From the data below, repeat exactly the lines from the line with "Find the minimum required n per group." to the line with "An agronomist compares two fertiliser blends on plot yield. Both", both included.
··· MATERIAL FOR THIS TASK ···
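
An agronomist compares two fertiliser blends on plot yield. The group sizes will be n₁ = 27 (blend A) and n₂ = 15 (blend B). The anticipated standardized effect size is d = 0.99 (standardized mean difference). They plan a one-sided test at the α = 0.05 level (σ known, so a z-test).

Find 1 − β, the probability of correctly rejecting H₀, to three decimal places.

Power ≈ 0.924

Noncentrality parameter: λ = d / √(1/n₁ + 1/n₂) = 0.99 / √(1/27 + 1/15) = 3.0742
Critical value for a one-sided test at α = 0.05: z_α = 1.645.
Power = P(Z > 1.645 − λ) = Φ(1.429) = 0.9236.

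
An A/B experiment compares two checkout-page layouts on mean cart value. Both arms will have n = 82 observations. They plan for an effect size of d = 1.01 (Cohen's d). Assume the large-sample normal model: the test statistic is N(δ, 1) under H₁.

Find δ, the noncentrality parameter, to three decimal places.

δ ≈ 6.467

δ = d·√(n/2) = 1.01 × √(82/2) = 6.4672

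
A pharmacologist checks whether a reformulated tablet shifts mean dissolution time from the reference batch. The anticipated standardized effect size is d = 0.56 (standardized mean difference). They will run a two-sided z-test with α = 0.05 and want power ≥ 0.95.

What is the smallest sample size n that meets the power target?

Set Φ(δ − 1.960) = 0.95; then δ − 1.960 = Φ⁻¹(0.95) = 1.645, giving δ = 3.605.
(For δ > 0 the lower-tail rejection region contributes negligibly to power, so the one-term inversion is standard.)
δ = d·√n ⇒ n = (δ/d)² = (3.605 / 0.56)² = 41.44.
Rounding up, n = 42.

n = 42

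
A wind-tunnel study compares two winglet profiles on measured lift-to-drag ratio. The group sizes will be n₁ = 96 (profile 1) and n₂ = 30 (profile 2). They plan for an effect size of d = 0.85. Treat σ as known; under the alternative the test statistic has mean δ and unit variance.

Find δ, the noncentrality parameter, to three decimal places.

The noncentrality parameter scales effect size by the design's sample-size factor: δ = d / √(1/n₁ + 1/n₂) = 0.85 / √(1/96 + 1/30) = 4.0638

δ ≈ 4.064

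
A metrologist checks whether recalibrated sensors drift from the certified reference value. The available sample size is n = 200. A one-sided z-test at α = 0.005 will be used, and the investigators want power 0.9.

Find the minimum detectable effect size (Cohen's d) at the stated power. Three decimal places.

Required noncentrality: δ = z_{0.005} + z_{0.10} = 2.576 + 1.282 = 3.857.
δ = d·√n ⇒ d = δ/√n = 3.857/√200 = 0.2728.

d ≈ 0.273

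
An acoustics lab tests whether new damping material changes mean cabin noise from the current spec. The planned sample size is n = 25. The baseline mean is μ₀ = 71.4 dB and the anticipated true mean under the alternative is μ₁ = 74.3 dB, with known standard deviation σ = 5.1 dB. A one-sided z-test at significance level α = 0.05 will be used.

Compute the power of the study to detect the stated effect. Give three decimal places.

Standardized effect: d = |μ₁ − μ₀| / σ = |74.3 − 71.4| / 5.1 = 0.5686
Noncentrality parameter: δ = d·√n = 0.5686 × √25 = 2.8431
One-sided α = 0.05 → critical value z_{0.05} = 1.645.
Power = Φ(δ − 1.645) = Φ(1.198) = 0.8846.

Power ≈ 0.885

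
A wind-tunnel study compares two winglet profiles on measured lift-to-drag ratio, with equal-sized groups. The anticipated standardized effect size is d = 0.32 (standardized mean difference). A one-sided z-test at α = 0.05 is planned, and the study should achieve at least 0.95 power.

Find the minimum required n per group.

For power 0.95 need Φ(δ − z_{0.05}) = 0.95, so δ = z_{0.05} + z_{0.05} = 1.645 + 1.645 = 3.290.
δ = d·√(n/2) ⇒ n = 2(δ/d)² = 2 × (3.290 / 0.32)² = 211.37.
Round up to the next whole unit.

n = 212 per group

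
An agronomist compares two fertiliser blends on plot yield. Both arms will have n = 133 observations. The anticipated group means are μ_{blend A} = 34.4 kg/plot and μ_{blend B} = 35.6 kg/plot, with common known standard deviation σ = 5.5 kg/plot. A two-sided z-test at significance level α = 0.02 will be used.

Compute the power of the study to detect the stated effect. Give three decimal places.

Power ≈ 0.292

Standardized effect: d = |μ_{blend A} − μ_{blend B}| / σ = |34.4 − 35.6| / 5.5 = 0.2182
Noncentrality parameter: δ = d·√(n/2) = 0.2182 × √(133/2) = 1.7792
Critical value for a two-sided test at α = 0.02: z_{α/2} = 2.326.
Power = Φ(δ − 2.326) + Φ(−δ − 2.326) = Φ(-0.547) + Φ(-4.106) = 0.2921 + 0.0000 = 0.2922.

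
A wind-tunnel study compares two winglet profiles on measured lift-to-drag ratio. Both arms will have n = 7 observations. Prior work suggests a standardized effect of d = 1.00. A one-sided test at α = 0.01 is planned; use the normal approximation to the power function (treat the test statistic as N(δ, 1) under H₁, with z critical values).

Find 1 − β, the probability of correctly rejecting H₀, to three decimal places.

Power ≈ 0.324

Noncentrality parameter: δ = d·√(n/2) = 1.00 × √(7/2) = 1.8708
Critical value for a one-sided test at α = 0.01: z_α = 2.326.
Power = Φ(δ − 2.326) = Φ(-0.456) = 0.3244.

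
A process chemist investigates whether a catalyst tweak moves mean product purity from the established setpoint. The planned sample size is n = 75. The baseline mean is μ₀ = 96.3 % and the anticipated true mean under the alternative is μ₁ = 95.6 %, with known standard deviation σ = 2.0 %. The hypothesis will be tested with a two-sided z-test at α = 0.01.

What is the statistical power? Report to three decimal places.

Standardized effect: d = |μ₁ − μ₀| / σ = |95.6 − 96.3| / 2.0 = 0.3500
Noncentrality parameter: δ = d·√n = 0.3500 × √75 = 3.0311
Critical value for a two-sided test at α = 0.01: z_{α/2} = 2.576.
Power = Φ(δ − 2.576) + Φ(−δ − 2.576) = Φ(0.455) + Φ(-5.607) = 0.6755 + 0.0000 = 0.6755.

Power ≈ 0.676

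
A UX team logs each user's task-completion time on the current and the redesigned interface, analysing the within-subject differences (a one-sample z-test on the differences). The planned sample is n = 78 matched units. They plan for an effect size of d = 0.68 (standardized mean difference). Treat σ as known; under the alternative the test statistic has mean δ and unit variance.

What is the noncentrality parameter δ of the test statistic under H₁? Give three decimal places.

δ ≈ 6.006

δ = d·√n = 0.68 × √78 = 6.0056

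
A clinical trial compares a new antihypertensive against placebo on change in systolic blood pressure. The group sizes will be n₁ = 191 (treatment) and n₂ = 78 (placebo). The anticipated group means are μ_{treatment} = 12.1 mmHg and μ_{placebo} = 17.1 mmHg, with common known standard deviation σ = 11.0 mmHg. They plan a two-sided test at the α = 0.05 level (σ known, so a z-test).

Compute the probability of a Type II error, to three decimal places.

β ≈ 0.077

Standardized effect: d = |μ_{treatment} − μ_{placebo}| / σ = |12.1 − 17.1| / 11.0 = 0.4545
Noncentrality parameter: λ = d / √(1/n₁ + 1/n₂) = 0.4545 / √(1/191 + 1/78) = 3.3827
Two-sided α = 0.05 → critical value z_{0.025} = 1.960.
Power = Φ(λ − 1.960) + Φ(−λ − 1.960) = Φ(1.423) + Φ(-5.343) = 0.9226 + 0.0000 = 0.9226.
Type II error: β = 1 − power = 1 − 0.9226 = 0.0774.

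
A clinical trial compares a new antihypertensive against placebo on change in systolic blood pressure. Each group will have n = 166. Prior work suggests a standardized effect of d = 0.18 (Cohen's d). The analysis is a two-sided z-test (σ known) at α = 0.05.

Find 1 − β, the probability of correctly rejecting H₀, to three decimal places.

Noncentrality parameter: λ = d·√(n/2) = 0.18 × √(166/2) = 1.6399
Critical value for a two-sided test at α = 0.05: z_{α/2} = 1.960.
Power = Φ(λ − 1.960) + Φ(−λ − 1.960) = Φ(-0.320) + Φ(-3.600) = 0.3745 + 0.0002 = 0.3746.

Power ≈ 0.375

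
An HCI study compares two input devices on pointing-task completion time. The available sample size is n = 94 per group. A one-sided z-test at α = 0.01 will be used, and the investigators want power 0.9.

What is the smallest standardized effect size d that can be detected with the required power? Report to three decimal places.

d ≈ 0.526

Required noncentrality: δ = z_{0.01} + z_{0.10} = 2.326 + 1.282 = 3.608.
δ = d·√(n/2) ⇒ d = δ/√(n/2) = 3.608/√(94/2) = 0.5263.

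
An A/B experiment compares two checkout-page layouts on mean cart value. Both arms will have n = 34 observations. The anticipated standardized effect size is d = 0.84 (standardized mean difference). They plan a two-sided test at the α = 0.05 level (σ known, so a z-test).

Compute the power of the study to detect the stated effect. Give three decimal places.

Power ≈ 0.934

Noncentrality parameter: δ = d·√(n/2) = 0.84 × √(34/2) = 3.4634
Two-sided α = 0.05 → critical value z_{0.025} = 1.960.
Power = Φ(δ − 1.960) + Φ(−δ − 1.960) = Φ(1.503) + Φ(-5.423) = 0.9336 + 0.0000 = 0.9336.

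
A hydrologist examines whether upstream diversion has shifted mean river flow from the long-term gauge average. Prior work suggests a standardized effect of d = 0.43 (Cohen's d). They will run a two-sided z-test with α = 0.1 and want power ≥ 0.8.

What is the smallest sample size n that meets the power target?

n = 34

Set Φ(δ − 1.645) = 0.8; then δ − 1.645 = Φ⁻¹(0.8) = 0.842, giving δ = 2.486.
(For δ > 0 the lower-tail rejection region contributes negligibly to power, so the one-term inversion is standard.)
δ = d·√n ⇒ n = (δ/d)² = (2.486 / 0.43)² = 33.44.
Round up to the next whole unit.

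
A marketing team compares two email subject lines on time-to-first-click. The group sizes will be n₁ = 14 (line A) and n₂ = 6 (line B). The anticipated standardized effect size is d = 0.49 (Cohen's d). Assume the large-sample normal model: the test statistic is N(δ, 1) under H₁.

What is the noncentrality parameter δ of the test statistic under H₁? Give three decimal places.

The noncentrality parameter scales effect size by the design's sample-size factor: δ = d / √(1/n₁ + 1/n₂) = 0.49 / √(1/14 + 1/6) = 1.0042

δ ≈ 1.004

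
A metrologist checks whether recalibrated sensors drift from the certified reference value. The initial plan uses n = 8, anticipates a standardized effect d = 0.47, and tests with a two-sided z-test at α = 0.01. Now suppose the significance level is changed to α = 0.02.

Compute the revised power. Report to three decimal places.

Power ≈ 0.160

δ = d·√n = 0.47 × √8 = 1.3294 (unchanged). New critical value: z_{0.01} = 2.326.
Revised power = Φ(δ − 2.326) + Φ(−δ − 2.326) = Φ(-0.997) + Φ(-3.656) = 0.1594 + 0.0001 = 0.1595.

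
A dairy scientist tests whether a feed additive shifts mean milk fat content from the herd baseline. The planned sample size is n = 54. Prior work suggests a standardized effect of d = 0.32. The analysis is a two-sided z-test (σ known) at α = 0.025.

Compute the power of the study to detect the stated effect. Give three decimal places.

Noncentrality parameter: δ = d·√n = 0.32 × √54 = 2.3515
Two-sided α = 0.025 → critical value z_{0.0125} = 2.241.
Power = Φ(δ − 2.241) + Φ(−δ − 2.241) = Φ(0.110) + Φ(-4.593) = 0.5438 + 0.0000 = 0.5438.

Power ≈ 0.544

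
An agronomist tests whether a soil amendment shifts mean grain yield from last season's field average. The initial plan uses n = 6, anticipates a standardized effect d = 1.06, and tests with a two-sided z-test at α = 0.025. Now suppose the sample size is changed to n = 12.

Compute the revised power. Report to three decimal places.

Power ≈ 0.924

With n = 12: δ = d·√n = 1.06 × √12 = 3.6719. Critical value z_{0.0125} = 2.241.
Revised power = Φ(δ − 2.241) + Φ(−δ − 2.241) = Φ(1.431) + Φ(-5.913) = 0.9237 + 0.0000 = 0.9237.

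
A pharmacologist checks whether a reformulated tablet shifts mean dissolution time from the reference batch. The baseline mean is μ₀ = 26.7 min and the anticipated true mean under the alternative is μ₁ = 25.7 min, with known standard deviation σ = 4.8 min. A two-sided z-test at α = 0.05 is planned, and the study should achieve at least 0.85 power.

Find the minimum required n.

n = 207

Standardized effect: d = |μ₁ − μ₀| / σ = |25.7 − 26.7| / 4.8 = 0.2083
Set Φ(δ − 1.960) = 0.85; then δ − 1.960 = Φ⁻¹(0.85) = 1.036, giving δ = 2.996.
(The Φ(−δ − z_{α/2}) term is vanishingly small for δ > 0 and is dropped in the standard sample-size formula.)
δ = d·√n ⇒ n = (δ/d)² = (2.996 / 0.2083)² = 206.86.
Rounding up, n = 207.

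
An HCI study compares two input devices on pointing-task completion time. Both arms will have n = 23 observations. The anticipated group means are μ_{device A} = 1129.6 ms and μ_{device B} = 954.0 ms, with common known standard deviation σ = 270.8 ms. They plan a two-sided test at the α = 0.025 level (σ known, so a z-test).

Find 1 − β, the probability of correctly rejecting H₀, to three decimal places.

Standardized effect: d = |μ_{device A} − μ_{device B}| / σ = |1129.6 − 954.0| / 270.8 = 0.6484
Noncentrality parameter: δ = d·√(n/2) = 0.6484 × √(23/2) = 2.1990
Two-sided α = 0.025 → critical value z_{0.0125} = 2.241.
Power = Φ(δ − 2.241) + Φ(−δ − 2.241) = Φ(-0.042) + Φ(-4.440) = 0.4831 + 0.0000 = 0.4831.

Power ≈ 0.483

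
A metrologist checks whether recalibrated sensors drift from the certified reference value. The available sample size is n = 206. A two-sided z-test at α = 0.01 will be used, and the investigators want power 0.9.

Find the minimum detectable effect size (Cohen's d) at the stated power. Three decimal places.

d ≈ 0.269

Required noncentrality: δ = z_{0.005} + z_{0.10} = 2.576 + 1.282 = 3.857.
(Lower-tail contribution to power is negligible for δ > 0.)
δ = d·√n ⇒ d = δ/√n = 3.857/√206 = 0.2688.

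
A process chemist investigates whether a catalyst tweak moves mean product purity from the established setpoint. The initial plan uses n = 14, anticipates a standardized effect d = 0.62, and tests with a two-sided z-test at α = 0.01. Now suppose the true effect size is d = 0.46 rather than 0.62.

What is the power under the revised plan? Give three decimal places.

Power ≈ 0.196

With d = 0.46: δ = d·√n = 0.46 × √14 = 1.7212. Critical value z_{0.005} = 2.576.
Revised power = Φ(δ − 2.576) + Φ(−δ − 2.576) = Φ(-0.855) + Φ(-4.297) = 0.1964 + 0.0000 = 0.1964.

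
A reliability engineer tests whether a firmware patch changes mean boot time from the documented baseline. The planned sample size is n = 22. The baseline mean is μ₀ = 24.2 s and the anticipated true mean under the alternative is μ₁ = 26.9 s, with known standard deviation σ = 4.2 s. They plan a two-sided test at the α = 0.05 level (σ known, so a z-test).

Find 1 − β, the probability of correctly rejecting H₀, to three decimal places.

Standardized effect: d = |μ₁ − μ₀| / σ = |26.9 − 24.2| / 4.2 = 0.6429
Noncentrality parameter: λ = d·√n = 0.6429 × √22 = 3.0153
Critical value for a two-sided test at α = 0.05: z_{α/2} = 1.960.
Power = Φ(λ − 1.960) + Φ(−λ − 1.960) = Φ(1.055) + Φ(-4.975) = 0.8544 + 0.0000 = 0.8544.

Power ≈ 0.854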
···
## REPLY
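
Find the minimum required n per group.

For power 0.95 need Φ(δ − z_{0.05}) = 0.95, so δ = z_{0.05} + z_{0.05} = 1.645 + 1.645 = 3.290.
δ = d·√(n/2) ⇒ n = 2(δ/d)² = 2 × (3.290 / 0.32)² = 211.37.
Round up to the next whole unit.

n = 212 per group

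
An agronomist compares two fertiliser blends on plot yield. Both arms will have n = 133 observations. The anticipated group means are μ_{blend A} = 34.4 kg/plot and μ_{blend B} = 35.6 kg/plot, with common known standard deviation σ = 5.5 kg/plot. A two-sided z-test at significance level α = 0.02 will be used.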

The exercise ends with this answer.